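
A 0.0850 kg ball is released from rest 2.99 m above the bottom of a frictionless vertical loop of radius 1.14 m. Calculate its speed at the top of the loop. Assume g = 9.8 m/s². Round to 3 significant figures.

v = 3.73 m/s

Energy conservation: mgh = ½mv_top² + mg(2r)
v_top² = 2g(h − 2r) = 2(9.8)(2.99 − 2.280) = 13.92
v_top = 3.730 m/s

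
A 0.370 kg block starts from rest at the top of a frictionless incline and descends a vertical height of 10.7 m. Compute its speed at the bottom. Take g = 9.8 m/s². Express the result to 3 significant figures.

Energy conservation between the two points: mgh = ½mv²
v = √(2gh) = √(2 × 9.8 × 10.7) = √209.72 = 14.48 m/s

v = 14.5 m/s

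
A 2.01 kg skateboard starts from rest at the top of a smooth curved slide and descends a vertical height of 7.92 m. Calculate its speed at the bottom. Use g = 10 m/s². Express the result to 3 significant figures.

Equating total energy at the two states: mgh = ½mv²
v = √(2gh) = √(2 × 10 × 7.92) = √158.40 = 12.59 m/s

v = 12.6 m/s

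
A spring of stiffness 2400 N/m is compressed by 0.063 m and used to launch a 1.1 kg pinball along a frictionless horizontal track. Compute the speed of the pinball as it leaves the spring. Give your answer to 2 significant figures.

Conservation of energy: ½kx² = ½mv²
v = x√(k/m) = 0.063 × √(2400/1.1) = 2.943 m/s

v = 2.9 m/s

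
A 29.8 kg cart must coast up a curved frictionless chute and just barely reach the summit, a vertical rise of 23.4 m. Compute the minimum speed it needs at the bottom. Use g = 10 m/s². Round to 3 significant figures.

v = 21.6 m/s

At the top it is momentarily at rest, so all KE converts to PE: ½mv² = mgh
v = √(2gh) = √(2 × 10 × 23.4) = 21.63 m/s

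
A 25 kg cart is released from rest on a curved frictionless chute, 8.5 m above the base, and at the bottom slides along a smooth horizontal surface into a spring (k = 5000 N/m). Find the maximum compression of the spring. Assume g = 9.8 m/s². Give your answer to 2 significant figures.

At max compression the cart is momentarily at rest: mgh = ½kx²
x = √(2mgh/k) = √(2 × 25 × 9.8 × 8.5 / 5000) = 0.9127 m

x = 0.91 m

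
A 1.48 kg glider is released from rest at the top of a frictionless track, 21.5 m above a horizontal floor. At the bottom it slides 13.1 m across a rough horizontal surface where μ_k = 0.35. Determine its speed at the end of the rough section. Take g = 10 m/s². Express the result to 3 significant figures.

v = 18.4 m/s

Energy at the top = energy at the end + work done against friction:
mgh = ½mv² + μ_k m g d
W_f = μ_k mg d = (0.35)(1.48)(10)(13.1) = 67.86 J
½mv² = mgh − W_f = 318.20 − 67.86 = 250.34 J
v = √(2 × 250.34/1.48) = 18.39 m/s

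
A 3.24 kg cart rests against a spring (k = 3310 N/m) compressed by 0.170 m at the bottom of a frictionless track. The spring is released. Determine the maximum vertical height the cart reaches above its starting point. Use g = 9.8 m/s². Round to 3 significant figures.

At maximum height the cart is at rest, so ½kx² = mgh
h = kx²/(2mg) = (3310)(0.170)²/(2 × 3.24 × 9.8) = 1.506 m

h = 1.51 m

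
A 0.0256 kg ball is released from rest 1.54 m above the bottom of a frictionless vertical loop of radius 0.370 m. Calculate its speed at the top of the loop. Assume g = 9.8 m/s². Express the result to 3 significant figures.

v = 3.96 m/s

Energy conservation: mgh = ½mv_top² + mg(2r)
v_top² = 2g(h − 2r) = 2(9.8)(1.54 − 0.7400) = 15.68
v_top = 3.960 m/s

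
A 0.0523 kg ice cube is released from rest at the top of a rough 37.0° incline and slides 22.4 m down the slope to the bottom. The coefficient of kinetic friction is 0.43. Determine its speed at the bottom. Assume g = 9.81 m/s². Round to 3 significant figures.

v = 10.7 m/s

Work–energy: mg(L sinθ) − μ_k(mg cosθ)L = ½mv²
mgh = mgL sinθ = (0.0523)(9.81)(22.4)sin37.0° = 6.9164 J
W_f = μ_k mg cosθ · L = (0.43)(0.0523)(9.81)cos37.0°·22.4 = 3.947 J
½mv² = 6.9164 − 3.947 = 2.9697 J
v = √(2 × 2.9697/0.0523) = 10.66 m/s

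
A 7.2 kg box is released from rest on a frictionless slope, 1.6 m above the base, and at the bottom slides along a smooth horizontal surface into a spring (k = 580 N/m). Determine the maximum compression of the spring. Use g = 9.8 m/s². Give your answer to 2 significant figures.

x = 0.62 m

Energy conservation (no friction) from release to max compression: mgh = ½kx²
x = √(2mgh/k) = √(2 × 7.2 × 9.8 × 1.6 / 580) = 0.6239 m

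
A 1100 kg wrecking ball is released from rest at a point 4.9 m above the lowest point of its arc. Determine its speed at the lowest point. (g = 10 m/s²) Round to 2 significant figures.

Mechanical energy is conserved (no friction): mgh = ½mv²
v = √(2gh) = √(2 × 10 × 4.9) = √98.000 = 9.899 m/s

v = 9.9 m/s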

TASK TO CARRY OUT >> While keeping every line the same, please copy out all the records.

EXERCISE RESPONSE >>
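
A 0.0850 kg ball is released from rest 2.99 m above the bottom of a frictionless vertical loop of radius 1.14 m. Calculate its speed at the top of the loop. Assume g = 9.8 m/s². Round to 3 significant figures.

v = 3.73 m/s

Energy conservation: mgh = ½mv_top² + mg(2r)
v_top² = 2g(h − 2r) = 2(9.8)(2.99 − 2.280) = 13.92
v_top = 3.730 m/s

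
A 0.370 kg block starts from rest at the top of a frictionless incline and descends a vertical height of 10.7 m. Compute its speed at the bottom. Take g = 9.8 m/s². Express the result to 3 significant figures.

Energy conservation between the two points: mgh = ½mv²
v = √(2gh) = √(2 × 9.8 × 10.7) = √209.72 = 14.48 m/s

v = 14.5 m/s

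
A 2.01 kg skateboard starts from rest at the top of a smooth curved slide and descends a vertical height of 7.92 m. Calculate its speed at the bottom. Use g = 10 m/s². Express the result to 3 significant figures.

Equating total energy at the two states: mgh = ½mv²
v = √(2gh) = √(2 × 10 × 7.92) = √158.40 = 12.59 m/s

v = 12.6 m/s

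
A spring of stiffness 2400 N/m is compressed by 0.063 m and used to launch a 1.1 kg pinball along a frictionless horizontal track. Compute the speed of the pinball as it leaves the spring. Give your answer to 2 significant figures.

Conservation of energy: ½kx² = ½mv²
v = x√(k/m) = 0.063 × √(2400/1.1) = 2.943 m/s

v = 2.9 m/s

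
A 29.8 kg cart must coast up a curved frictionless chute and just barely reach the summit, a vertical rise of 23.4 m. Compute the minimum speed it needs at the bottom. Use g = 10 m/s². Round to 3 significant figures.

v = 21.6 m/s

At the top it is momentarily at rest, so all KE converts to PE: ½mv² = mgh
v = √(2gh) = √(2 × 10 × 23.4) = 21.63 m/s

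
A 25 kg cart is released from rest on a curved frictionless chute, 8.5 m above the base, and at the bottom slides along a smooth horizontal surface into a spring (k = 5000 N/m). Find the maximum compression of the spring. Assume g = 9.8 m/s². Give your answer to 2 significant figures.

At max compression the cart is momentarily at rest: mgh = ½kx²
x = √(2mgh/k) = √(2 × 25 × 9.8 × 8.5 / 5000) = 0.9127 m

x = 0.91 m

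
A 1.48 kg glider is released from rest at the top of a frictionless track, 21.5 m above a horizontal floor. At the bottom it slides 13.1 m across a rough horizontal surface where μ_k = 0.35. Determine its speed at the end of the rough section. Take g = 10 m/s². Express the result to 3 significant figures.

v = 18.4 m/s

Energy at the top = energy at the end + work done against friction:
mgh = ½mv² + μ_k m g d
W_f = μ_k mg d = (0.35)(1.48)(10)(13.1) = 67.86 J
½mv² = mgh − W_f = 318.20 − 67.86 = 250.34 J
v = √(2 × 250.34/1.48) = 18.39 m/s

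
A 3.24 kg cart rests against a spring (k = 3310 N/m) compressed by 0.170 m at the bottom of a frictionless track. The spring is released. Determine the maximum vertical height the cart reaches above its starting point. Use g = 9.8 m/s². Round to 3 significant figures.

At maximum height the cart is at rest, so ½kx² = mgh
h = kx²/(2mg) = (3310)(0.170)²/(2 × 3.24 × 9.8) = 1.506 m

h = 1.51 m

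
A 0.0256 kg ball is released from rest 1.54 m above the bottom of a frictionless vertical loop of radius 0.370 m. Calculate its speed at the top of the loop. Assume g = 9.8 m/s². Express the result to 3 significant figures.

v = 3.96 m/s

Energy conservation: mgh = ½mv_top² + mg(2r)
v_top² = 2g(h − 2r) = 2(9.8)(1.54 − 0.7400) = 15.68
v_top = 3.960 m/s

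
A 0.0523 kg ice cube is released from rest at the top of a rough 37.0° incline and slides 22.4 m down the slope to the bottom. The coefficient of kinetic friction is 0.43. Determine its speed at the bottom. Assume g = 9.81 m/s². Round to 3 significant figures.

v = 10.7 m/s

Work–energy: mg(L sinθ) − μ_k(mg cosθ)L = ½mv²
mgh = mgL sinθ = (0.0523)(9.81)(22.4)sin37.0° = 6.9164 J
W_f = μ_k mg cosθ · L = (0.43)(0.0523)(9.81)cos37.0°·22.4 = 3.947 J
½mv² = 6.9164 − 3.947 = 2.9697 J
v = √(2 × 2.9697/0.0523) = 10.66 m/s

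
A 7.2 kg box is released from rest on a frictionless slope, 1.6 m above the base, and at the bottom slides along a smooth horizontal surface into a spring (k = 580 N/m). Determine the maximum compression of the spring. Use g = 9.8 m/s². Give your answer to 2 significant figures.

x = 0.62 m

Energy conservation (no friction) from release to max compression: mgh = ½kx²
x = √(2mgh/k) = √(2 × 7.2 × 9.8 × 1.6 / 580) = 0.6239 m

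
A 1100 kg wrecking ball is released from rest at a point 4.9 m above the lowest point of its arc. Determine its speed at the lowest point. (g = 10 m/s²) Round to 2 significant figures.

Mechanical energy is conserved (no friction): mgh = ½mv²
v = √(2gh) = √(2 × 10 × 4.9) = √98.000 = 9.899 m/s

v = 9.9 m/s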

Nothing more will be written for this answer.